- Exercise brief
Which lines below fall between the one containing "The map below is a 3×5" and the one containing "- No more than 8 steps are allowed."? Repeat them exactly, counting both of those lines, and add nothing else.

[Records from a dataset]
========================================================================

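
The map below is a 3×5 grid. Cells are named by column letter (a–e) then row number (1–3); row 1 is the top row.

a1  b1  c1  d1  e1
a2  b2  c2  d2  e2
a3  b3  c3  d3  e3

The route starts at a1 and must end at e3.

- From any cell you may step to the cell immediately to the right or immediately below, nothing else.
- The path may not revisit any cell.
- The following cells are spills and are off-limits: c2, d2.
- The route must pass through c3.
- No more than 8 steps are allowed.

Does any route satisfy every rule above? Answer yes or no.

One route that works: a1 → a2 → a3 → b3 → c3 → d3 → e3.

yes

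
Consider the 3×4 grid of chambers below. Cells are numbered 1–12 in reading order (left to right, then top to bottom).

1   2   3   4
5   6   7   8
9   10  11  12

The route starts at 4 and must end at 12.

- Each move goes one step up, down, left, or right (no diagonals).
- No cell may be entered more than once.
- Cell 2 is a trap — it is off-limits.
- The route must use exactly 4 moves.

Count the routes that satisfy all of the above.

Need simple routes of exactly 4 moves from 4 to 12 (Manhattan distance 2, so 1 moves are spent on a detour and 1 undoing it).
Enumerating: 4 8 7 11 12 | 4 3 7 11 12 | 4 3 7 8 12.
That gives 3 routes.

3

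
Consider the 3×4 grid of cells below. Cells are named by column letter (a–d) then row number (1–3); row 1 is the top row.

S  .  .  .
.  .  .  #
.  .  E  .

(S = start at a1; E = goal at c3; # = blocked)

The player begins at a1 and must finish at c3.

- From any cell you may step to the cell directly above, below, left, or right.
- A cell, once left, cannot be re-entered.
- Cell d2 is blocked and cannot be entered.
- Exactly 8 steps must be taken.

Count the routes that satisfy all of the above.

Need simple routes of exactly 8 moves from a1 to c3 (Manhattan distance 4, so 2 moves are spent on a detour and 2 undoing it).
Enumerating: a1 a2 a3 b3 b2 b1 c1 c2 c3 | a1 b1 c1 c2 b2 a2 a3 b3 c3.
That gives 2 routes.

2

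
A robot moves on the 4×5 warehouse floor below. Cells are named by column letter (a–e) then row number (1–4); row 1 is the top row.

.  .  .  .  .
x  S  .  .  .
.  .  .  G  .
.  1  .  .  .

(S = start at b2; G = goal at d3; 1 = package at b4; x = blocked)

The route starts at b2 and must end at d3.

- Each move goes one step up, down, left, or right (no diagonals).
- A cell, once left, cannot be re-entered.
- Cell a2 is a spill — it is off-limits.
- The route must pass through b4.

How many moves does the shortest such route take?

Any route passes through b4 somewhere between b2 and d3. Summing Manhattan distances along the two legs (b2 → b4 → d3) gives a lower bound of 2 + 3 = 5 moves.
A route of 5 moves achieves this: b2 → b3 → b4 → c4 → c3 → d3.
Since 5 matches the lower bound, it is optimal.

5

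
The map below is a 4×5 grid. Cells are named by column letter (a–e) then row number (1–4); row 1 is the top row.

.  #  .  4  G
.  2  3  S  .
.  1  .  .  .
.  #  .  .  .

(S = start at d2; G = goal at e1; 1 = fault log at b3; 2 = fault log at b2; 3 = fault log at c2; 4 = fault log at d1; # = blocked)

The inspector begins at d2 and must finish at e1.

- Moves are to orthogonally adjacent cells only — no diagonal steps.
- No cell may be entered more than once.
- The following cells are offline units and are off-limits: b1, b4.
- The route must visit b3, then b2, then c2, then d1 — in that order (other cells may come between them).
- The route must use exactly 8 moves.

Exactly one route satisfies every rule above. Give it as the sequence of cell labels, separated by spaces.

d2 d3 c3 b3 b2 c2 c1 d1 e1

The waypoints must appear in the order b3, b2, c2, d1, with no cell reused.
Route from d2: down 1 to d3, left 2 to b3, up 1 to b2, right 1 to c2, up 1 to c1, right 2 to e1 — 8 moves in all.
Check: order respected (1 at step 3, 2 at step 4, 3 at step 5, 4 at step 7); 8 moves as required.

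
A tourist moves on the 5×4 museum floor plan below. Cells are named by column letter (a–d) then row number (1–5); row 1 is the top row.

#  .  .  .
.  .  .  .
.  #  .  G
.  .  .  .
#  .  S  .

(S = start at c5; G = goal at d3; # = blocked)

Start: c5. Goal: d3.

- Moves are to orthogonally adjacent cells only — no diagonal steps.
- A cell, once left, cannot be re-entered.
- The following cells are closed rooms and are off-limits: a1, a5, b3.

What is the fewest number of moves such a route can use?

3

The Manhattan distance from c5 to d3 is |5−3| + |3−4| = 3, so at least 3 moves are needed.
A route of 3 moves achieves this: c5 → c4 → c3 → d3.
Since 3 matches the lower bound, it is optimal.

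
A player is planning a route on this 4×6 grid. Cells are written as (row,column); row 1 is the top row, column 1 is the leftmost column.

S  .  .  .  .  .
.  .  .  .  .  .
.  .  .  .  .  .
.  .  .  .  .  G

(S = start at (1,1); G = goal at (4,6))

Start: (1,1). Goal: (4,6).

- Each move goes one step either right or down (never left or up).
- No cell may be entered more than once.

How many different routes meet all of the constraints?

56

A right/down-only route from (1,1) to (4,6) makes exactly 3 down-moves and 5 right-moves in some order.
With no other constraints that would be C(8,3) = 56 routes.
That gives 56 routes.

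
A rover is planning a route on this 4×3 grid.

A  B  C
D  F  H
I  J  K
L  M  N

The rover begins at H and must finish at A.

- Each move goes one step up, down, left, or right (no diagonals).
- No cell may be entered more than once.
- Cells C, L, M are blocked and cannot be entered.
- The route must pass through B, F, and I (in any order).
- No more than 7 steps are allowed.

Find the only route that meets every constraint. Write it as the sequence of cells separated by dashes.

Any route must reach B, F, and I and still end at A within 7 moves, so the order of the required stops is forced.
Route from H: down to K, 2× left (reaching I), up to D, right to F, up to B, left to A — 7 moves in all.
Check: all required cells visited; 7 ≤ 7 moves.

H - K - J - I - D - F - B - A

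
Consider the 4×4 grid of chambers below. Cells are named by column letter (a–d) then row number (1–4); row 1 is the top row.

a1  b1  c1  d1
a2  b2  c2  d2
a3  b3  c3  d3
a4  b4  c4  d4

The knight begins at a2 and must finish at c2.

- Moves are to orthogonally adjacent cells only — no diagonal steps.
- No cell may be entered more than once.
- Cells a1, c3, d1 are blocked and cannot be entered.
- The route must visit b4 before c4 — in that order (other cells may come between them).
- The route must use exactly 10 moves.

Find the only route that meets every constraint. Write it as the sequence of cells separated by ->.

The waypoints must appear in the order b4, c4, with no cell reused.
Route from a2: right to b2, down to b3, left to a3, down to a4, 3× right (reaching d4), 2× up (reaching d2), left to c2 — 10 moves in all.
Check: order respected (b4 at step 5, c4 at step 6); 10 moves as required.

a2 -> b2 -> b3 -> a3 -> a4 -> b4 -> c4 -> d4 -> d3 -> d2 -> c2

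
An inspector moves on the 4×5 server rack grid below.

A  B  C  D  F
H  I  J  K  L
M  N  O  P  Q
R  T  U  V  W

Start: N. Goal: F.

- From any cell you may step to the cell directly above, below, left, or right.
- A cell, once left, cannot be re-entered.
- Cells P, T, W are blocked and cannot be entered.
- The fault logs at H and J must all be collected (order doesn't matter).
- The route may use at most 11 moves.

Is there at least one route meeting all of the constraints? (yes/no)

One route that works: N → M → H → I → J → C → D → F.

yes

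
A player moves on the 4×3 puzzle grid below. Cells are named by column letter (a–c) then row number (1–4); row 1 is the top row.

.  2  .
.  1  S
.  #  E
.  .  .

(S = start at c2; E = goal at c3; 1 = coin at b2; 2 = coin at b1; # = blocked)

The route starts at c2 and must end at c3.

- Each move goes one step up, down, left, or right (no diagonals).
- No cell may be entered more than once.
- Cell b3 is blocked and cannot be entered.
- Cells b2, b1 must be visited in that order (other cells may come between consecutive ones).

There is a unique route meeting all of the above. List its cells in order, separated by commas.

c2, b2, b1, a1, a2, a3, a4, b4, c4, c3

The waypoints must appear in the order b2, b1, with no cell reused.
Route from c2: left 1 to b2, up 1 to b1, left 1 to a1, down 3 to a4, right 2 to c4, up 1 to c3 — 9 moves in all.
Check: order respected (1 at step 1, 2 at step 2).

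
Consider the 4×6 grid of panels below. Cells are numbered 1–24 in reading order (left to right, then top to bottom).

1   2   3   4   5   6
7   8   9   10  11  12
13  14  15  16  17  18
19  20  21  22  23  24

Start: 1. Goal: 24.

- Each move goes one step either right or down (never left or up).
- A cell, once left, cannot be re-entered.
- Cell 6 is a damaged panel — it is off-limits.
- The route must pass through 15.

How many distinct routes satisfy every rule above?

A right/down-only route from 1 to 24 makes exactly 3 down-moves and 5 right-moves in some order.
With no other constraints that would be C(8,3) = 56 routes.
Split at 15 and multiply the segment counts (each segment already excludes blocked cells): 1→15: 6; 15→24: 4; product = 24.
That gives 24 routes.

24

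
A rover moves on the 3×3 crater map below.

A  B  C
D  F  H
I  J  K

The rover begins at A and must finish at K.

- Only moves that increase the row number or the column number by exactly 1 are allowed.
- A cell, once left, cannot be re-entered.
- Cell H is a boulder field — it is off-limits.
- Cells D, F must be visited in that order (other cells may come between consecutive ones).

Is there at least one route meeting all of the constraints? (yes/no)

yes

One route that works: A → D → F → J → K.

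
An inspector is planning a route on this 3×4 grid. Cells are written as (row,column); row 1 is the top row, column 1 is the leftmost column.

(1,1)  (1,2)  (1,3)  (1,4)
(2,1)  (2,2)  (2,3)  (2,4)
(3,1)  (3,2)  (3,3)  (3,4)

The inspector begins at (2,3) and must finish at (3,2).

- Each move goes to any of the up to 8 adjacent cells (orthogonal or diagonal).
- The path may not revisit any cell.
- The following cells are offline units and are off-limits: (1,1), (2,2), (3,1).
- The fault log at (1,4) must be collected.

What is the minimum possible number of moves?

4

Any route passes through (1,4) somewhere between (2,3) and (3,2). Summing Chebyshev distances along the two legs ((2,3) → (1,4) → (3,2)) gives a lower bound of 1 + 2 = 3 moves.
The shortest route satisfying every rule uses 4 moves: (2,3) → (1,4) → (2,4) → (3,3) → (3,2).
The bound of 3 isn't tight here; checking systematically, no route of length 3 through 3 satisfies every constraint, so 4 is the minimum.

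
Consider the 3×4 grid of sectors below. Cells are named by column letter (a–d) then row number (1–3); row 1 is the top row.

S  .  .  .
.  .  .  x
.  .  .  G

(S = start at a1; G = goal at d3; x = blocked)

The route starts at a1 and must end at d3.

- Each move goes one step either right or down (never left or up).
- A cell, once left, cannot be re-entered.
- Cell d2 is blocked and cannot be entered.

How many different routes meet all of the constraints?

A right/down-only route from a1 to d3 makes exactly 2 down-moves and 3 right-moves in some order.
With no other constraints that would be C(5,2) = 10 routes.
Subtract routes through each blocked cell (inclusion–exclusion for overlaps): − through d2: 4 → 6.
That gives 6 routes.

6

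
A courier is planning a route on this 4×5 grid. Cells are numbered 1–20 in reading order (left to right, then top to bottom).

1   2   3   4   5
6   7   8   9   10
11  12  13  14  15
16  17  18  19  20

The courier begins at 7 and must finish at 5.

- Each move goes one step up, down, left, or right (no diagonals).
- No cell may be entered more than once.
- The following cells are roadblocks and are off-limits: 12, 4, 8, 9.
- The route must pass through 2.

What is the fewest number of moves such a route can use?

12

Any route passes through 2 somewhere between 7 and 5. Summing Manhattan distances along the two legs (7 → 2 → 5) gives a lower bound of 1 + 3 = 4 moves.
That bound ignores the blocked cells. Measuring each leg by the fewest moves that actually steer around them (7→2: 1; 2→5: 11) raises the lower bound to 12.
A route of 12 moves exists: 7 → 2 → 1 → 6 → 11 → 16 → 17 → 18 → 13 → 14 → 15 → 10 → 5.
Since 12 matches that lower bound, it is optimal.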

========================================================================

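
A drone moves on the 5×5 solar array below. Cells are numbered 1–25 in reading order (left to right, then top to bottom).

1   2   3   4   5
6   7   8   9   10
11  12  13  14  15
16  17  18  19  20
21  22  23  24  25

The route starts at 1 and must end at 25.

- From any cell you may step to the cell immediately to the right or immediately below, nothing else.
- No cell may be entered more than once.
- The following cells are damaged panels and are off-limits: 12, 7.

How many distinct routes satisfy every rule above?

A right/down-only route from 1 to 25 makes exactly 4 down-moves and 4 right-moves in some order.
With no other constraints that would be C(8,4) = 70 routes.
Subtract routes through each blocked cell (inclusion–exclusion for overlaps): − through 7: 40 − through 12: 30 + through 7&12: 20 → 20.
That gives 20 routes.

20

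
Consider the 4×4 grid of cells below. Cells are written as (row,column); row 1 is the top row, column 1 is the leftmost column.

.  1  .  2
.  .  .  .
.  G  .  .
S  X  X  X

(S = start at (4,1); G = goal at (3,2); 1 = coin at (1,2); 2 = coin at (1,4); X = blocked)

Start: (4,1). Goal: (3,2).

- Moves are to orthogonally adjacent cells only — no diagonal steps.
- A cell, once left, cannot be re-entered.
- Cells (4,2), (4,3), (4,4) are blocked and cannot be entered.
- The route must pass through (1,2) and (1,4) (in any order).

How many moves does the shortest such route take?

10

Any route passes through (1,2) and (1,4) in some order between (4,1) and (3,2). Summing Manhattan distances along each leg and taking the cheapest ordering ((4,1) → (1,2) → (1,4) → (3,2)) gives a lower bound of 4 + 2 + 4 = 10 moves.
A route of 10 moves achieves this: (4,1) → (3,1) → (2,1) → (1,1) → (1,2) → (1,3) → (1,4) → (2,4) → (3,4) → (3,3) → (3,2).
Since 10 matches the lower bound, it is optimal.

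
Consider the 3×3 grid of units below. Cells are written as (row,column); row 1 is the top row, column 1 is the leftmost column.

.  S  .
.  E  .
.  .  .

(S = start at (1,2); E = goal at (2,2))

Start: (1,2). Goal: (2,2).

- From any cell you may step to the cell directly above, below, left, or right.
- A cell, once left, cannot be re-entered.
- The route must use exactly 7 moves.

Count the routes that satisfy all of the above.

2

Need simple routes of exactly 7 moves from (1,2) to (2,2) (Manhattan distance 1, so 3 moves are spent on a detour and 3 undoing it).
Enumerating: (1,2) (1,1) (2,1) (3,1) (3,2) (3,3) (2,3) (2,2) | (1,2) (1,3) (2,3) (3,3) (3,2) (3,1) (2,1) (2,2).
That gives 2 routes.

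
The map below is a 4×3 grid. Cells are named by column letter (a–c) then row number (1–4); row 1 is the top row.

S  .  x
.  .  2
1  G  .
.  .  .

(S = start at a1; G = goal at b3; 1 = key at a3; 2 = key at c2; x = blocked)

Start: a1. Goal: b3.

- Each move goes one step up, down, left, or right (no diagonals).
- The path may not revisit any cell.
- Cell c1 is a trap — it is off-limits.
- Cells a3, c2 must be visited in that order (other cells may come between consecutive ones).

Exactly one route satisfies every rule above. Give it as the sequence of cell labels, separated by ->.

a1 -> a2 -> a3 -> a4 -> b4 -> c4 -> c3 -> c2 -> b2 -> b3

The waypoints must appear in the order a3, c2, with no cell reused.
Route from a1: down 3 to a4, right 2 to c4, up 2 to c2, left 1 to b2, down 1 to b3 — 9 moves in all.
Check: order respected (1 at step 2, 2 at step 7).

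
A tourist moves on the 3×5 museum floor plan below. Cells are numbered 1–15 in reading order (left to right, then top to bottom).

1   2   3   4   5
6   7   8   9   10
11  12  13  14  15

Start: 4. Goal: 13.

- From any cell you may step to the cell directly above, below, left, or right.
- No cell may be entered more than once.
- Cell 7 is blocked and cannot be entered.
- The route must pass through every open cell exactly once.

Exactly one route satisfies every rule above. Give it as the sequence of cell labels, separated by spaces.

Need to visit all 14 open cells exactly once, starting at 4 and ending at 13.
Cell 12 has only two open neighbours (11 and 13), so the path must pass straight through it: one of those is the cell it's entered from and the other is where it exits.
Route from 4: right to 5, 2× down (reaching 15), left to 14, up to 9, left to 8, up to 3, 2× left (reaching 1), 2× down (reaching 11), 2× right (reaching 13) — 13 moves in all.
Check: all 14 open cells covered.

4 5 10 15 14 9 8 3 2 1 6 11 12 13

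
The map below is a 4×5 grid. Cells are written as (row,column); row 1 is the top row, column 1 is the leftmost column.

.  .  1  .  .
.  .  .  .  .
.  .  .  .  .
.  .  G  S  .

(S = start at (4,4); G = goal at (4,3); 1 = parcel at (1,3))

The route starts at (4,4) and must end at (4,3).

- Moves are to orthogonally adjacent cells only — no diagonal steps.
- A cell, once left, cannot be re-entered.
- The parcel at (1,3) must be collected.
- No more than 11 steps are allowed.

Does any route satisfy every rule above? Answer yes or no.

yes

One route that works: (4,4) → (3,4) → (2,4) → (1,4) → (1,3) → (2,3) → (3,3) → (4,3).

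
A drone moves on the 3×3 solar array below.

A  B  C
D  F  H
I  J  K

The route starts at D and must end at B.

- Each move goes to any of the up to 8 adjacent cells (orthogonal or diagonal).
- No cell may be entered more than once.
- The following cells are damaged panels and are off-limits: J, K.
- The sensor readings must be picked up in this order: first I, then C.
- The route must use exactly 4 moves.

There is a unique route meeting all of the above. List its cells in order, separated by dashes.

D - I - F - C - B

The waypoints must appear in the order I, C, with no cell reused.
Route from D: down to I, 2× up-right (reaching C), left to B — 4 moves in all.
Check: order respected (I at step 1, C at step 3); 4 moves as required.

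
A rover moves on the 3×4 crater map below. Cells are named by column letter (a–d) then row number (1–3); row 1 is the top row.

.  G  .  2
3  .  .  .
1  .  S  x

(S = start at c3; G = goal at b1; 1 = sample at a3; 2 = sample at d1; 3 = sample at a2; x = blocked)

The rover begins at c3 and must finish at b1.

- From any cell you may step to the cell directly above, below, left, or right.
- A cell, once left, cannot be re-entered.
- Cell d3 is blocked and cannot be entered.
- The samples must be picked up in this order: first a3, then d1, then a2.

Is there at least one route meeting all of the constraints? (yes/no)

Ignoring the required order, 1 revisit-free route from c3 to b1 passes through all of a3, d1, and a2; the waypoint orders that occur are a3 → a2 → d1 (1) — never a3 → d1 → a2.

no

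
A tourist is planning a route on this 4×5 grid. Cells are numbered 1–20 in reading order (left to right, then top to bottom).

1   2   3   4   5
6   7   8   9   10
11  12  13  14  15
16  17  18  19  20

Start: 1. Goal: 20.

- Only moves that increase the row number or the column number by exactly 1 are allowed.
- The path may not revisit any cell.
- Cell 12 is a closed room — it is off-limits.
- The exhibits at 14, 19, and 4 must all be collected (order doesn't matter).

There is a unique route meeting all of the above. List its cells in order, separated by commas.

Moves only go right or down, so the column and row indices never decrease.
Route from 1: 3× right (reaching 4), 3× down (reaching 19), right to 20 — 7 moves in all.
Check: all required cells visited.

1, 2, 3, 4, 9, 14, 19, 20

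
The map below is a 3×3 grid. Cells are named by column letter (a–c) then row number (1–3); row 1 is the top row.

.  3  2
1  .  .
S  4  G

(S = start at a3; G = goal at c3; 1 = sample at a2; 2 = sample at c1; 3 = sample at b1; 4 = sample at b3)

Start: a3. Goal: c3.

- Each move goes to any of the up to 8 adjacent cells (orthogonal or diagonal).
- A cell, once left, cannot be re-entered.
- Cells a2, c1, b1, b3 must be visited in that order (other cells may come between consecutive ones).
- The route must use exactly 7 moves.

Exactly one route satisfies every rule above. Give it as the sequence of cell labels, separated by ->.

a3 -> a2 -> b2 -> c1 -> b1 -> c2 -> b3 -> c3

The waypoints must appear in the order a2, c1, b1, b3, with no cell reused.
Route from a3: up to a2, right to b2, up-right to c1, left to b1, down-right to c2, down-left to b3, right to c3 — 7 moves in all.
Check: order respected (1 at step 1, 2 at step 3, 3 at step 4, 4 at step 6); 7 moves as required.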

========================================================================

- Answer to this task
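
The map below is a 3×5 grid. Cells are named by column letter (a–e) then row number (1–3); row 1 is the top row.

a1  b1  c1  d1  e1
a2  b2  c2  d2  e2
a3  b3  c3  d3  e3

The route starts at a1 and must end at e3.

- From any cell you may step to the cell immediately to the right or immediately below, nothing else.
- The path may not revisit any cell.
- The following cells are spills and are off-limits: c2, d2.
- The route must pass through c3.
- No more than 8 steps are allowed.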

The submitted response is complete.